**Dataset entries**
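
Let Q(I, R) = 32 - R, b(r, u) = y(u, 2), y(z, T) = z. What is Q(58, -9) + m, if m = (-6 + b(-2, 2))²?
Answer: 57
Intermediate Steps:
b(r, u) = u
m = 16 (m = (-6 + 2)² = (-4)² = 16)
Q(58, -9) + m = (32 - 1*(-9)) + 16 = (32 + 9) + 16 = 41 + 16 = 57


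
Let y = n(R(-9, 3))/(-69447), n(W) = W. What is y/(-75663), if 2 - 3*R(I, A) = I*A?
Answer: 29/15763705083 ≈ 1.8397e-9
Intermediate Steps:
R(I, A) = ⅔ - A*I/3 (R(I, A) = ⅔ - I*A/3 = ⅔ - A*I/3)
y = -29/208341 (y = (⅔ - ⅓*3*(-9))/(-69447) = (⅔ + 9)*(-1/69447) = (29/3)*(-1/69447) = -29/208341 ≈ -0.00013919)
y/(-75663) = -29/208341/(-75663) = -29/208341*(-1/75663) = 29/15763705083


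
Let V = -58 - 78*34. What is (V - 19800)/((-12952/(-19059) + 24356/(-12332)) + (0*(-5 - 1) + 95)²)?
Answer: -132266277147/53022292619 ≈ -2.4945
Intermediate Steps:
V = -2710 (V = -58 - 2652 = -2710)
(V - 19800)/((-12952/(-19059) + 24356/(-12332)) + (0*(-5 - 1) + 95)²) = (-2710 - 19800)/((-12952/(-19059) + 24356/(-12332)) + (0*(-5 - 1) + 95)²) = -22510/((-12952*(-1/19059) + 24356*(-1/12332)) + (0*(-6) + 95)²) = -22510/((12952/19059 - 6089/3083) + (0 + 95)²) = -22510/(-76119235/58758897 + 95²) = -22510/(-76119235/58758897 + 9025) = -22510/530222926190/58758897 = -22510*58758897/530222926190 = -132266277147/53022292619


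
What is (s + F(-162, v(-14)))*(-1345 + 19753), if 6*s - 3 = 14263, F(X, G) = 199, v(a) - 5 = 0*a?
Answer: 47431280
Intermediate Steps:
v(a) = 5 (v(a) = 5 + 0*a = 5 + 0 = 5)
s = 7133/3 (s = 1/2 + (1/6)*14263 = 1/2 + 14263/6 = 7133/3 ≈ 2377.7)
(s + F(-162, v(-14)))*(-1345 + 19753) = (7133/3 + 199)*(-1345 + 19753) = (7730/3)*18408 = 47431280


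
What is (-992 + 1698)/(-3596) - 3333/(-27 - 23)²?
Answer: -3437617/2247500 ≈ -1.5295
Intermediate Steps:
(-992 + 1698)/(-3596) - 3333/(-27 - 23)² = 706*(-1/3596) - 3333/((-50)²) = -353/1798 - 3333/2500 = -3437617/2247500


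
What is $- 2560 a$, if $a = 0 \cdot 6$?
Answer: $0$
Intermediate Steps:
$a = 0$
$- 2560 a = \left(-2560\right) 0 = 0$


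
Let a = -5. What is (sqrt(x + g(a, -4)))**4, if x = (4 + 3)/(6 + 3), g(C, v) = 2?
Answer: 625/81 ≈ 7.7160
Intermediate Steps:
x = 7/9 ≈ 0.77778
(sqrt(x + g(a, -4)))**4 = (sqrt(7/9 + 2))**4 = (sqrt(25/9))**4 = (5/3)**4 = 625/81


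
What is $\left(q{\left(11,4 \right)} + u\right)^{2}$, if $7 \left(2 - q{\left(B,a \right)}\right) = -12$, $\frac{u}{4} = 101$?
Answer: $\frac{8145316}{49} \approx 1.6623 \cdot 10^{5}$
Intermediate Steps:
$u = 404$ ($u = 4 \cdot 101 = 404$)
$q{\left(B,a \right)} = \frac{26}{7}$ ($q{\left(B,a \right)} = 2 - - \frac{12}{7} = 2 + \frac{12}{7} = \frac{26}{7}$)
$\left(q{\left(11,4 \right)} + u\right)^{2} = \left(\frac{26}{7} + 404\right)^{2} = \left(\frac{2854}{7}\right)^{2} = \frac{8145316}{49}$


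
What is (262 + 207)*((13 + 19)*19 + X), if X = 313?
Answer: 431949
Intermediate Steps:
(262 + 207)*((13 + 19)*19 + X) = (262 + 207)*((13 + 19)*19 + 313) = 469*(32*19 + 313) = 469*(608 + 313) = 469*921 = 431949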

---

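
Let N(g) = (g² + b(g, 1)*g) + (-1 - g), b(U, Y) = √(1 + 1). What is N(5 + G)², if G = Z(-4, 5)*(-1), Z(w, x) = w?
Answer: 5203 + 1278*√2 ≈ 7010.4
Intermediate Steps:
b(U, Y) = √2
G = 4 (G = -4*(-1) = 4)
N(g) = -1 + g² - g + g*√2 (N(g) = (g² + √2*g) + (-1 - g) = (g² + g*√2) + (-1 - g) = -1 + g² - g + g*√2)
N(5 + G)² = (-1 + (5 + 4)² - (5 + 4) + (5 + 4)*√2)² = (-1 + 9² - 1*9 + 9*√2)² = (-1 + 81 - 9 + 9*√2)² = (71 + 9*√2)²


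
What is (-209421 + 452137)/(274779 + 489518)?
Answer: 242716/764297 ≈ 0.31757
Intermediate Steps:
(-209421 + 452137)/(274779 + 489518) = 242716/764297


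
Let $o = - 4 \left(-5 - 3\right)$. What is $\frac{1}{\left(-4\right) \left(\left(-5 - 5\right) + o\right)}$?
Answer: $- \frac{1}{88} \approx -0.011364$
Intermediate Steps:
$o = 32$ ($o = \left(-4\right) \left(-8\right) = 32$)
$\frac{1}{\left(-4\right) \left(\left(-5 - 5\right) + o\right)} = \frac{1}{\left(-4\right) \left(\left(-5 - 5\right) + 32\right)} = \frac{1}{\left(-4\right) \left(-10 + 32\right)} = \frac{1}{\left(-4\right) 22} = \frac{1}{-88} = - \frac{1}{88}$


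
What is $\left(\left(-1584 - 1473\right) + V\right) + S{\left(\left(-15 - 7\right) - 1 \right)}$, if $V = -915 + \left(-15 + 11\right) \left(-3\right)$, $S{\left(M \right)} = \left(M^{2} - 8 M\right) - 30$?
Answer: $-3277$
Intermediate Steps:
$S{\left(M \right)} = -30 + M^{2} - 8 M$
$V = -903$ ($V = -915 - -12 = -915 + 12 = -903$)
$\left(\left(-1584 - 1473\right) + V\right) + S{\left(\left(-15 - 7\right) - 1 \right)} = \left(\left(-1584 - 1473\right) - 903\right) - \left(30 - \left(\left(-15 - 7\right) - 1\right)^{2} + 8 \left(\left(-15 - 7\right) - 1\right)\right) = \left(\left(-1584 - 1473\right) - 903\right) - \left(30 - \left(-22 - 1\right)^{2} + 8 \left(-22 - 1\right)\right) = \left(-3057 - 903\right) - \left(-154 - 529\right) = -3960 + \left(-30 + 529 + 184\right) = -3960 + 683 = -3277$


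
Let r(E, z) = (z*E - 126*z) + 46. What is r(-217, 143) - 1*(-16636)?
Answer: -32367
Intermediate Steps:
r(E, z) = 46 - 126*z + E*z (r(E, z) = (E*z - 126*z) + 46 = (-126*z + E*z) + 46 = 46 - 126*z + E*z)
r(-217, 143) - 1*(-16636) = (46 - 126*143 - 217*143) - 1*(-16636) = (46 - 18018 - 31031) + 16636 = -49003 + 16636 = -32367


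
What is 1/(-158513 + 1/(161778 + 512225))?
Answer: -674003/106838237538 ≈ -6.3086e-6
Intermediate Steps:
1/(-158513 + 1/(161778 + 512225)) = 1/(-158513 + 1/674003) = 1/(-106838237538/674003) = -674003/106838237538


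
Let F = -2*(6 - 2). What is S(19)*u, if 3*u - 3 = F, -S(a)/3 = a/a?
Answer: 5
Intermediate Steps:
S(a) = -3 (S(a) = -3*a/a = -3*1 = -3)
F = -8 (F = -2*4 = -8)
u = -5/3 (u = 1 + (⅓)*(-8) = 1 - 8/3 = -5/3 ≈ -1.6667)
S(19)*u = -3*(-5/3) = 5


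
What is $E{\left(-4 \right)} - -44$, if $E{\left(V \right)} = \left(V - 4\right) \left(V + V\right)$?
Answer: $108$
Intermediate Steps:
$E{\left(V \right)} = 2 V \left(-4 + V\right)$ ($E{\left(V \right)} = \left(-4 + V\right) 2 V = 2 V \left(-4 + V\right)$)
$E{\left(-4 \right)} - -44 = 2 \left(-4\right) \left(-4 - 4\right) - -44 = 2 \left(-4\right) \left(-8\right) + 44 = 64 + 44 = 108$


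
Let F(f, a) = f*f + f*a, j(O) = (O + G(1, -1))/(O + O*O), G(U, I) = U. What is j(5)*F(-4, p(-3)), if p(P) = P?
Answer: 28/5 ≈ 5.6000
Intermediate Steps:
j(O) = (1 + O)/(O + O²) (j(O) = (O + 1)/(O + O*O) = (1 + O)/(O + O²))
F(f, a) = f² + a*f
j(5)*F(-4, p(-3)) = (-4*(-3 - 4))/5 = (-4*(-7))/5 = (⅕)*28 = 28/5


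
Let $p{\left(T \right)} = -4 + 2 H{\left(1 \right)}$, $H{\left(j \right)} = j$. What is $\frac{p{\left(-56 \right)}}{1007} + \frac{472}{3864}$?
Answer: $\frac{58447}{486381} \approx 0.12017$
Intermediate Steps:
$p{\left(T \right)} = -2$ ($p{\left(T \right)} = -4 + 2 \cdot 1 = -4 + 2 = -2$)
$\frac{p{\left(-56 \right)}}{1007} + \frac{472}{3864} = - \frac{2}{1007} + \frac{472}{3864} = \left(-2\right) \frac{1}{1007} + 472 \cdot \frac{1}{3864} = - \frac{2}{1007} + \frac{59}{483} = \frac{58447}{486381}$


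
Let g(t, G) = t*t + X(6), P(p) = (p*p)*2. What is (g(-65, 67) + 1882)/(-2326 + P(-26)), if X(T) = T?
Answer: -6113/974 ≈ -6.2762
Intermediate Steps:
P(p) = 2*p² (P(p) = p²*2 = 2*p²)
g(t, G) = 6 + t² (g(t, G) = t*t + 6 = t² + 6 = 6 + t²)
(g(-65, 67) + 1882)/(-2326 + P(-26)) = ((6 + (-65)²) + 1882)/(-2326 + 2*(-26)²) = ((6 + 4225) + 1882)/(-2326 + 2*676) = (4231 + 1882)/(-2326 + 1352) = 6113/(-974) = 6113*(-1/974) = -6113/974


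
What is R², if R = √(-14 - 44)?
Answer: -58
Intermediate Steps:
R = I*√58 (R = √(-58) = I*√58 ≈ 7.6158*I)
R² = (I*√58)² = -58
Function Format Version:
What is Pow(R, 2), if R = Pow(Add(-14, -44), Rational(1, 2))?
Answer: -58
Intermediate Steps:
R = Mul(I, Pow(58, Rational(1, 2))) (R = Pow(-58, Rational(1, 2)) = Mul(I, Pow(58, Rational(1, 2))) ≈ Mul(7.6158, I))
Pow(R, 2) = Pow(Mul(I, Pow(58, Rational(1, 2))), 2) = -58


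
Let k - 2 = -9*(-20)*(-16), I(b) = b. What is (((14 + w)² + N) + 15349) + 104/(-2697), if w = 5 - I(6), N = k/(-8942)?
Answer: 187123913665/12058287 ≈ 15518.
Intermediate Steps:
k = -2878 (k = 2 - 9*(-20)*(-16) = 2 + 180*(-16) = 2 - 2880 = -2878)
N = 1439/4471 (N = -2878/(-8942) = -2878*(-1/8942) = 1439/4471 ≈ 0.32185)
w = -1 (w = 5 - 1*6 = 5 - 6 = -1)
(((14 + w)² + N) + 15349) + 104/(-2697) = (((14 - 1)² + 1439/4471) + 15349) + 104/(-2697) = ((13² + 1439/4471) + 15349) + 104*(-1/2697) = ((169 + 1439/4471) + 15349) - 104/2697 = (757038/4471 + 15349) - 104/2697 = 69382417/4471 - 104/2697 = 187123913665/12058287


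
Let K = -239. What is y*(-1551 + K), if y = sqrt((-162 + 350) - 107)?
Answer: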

**GOAL OF THE EXERCISE**
From the records above, repeat exactly the lines from the one with "Let Q(I, R)" through the one with "if $7 \left(2", both included.

**SOLVED EXERCISE**
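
Let Q(I, R) = 32 - R, b(r, u) = y(u, 2), y(z, T) = z. What is Q(58, -9) + m, if m = (-6 + b(-2, 2))²?
Answer: 57
Intermediate Steps:
b(r, u) = u
m = 16 (m = (-6 + 2)² = (-4)² = 16)
Q(58, -9) + m = (32 - 1*(-9)) + 16 = (32 + 9) + 16 = 41 + 16 = 57


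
Let y = n(R(-9, 3))/(-69447), n(W) = W. What is y/(-75663), if 2 - 3*R(I, A) = I*A?
Answer: 29/15763705083 ≈ 1.8397e-9
Intermediate Steps:
R(I, A) = ⅔ - A*I/3 (R(I, A) = ⅔ - I*A/3 = ⅔ - A*I/3)
y = -29/208341 (y = (⅔ - ⅓*3*(-9))/(-69447) = (⅔ + 9)*(-1/69447) = (29/3)*(-1/69447) = -29/208341 ≈ -0.00013919)
y/(-75663) = -29/208341/(-75663) = -29/208341*(-1/75663) = 29/15763705083


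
Let V = -58 - 78*34. What is (V - 19800)/((-12952/(-19059) + 24356/(-12332)) + (0*(-5 - 1) + 95)²)?
Answer: -132266277147/53022292619 ≈ -2.4945
Intermediate Steps:
V = -2710 (V = -58 - 2652 = -2710)
(V - 19800)/((-12952/(-19059) + 24356/(-12332)) + (0*(-5 - 1) + 95)²) = (-2710 - 19800)/((-12952/(-19059) + 24356/(-12332)) + (0*(-5 - 1) + 95)²) = -22510/((-12952*(-1/19059) + 24356*(-1/12332)) + (0*(-6) + 95)²) = -22510/((12952/19059 - 6089/3083) + (0 + 95)²) = -22510/(-76119235/58758897 + 95²) = -22510/(-76119235/58758897 + 9025) = -22510/530222926190/58758897 = -22510*58758897/530222926190 = -132266277147/53022292619


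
What is (s + F(-162, v(-14)))*(-1345 + 19753), if 6*s - 3 = 14263, F(X, G) = 199, v(a) - 5 = 0*a?
Answer: 47431280
Intermediate Steps:
v(a) = 5 (v(a) = 5 + 0*a = 5 + 0 = 5)
s = 7133/3 (s = 1/2 + (1/6)*14263 = 1/2 + 14263/6 = 7133/3 ≈ 2377.7)
(s + F(-162, v(-14)))*(-1345 + 19753) = (7133/3 + 199)*(-1345 + 19753) = (7730/3)*18408 = 47431280


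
What is (-992 + 1698)/(-3596) - 3333/(-27 - 23)²?
Answer: -3437617/2247500 ≈ -1.5295
Intermediate Steps:
(-992 + 1698)/(-3596) - 3333/(-27 - 23)² = 706*(-1/3596) - 3333/((-50)²) = -353/1798 - 3333/2500 = -3437617/2247500


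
What is $- 2560 a$, if $a = 0 \cdot 6$?
Answer: $0$
Intermediate Steps:
$a = 0$
$- 2560 a = \left(-2560\right) 0 = 0$


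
Let a = -5. What is (sqrt(x + g(a, -4)))**4, if x = (4 + 3)/(6 + 3), g(C, v) = 2?
Answer: 625/81 ≈ 7.7160
Intermediate Steps:
x = 7/9 ≈ 0.77778
(sqrt(x + g(a, -4)))**4 = (sqrt(7/9 + 2))**4 = (sqrt(25/9))**4 = (5/3)**4 = 625/81


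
What is $\left(q{\left(11,4 \right)} + u\right)^{2}$, if $7 \left(2 - q{\left(B,a \right)}\right) = -12$, $\frac{u}{4} = 101$?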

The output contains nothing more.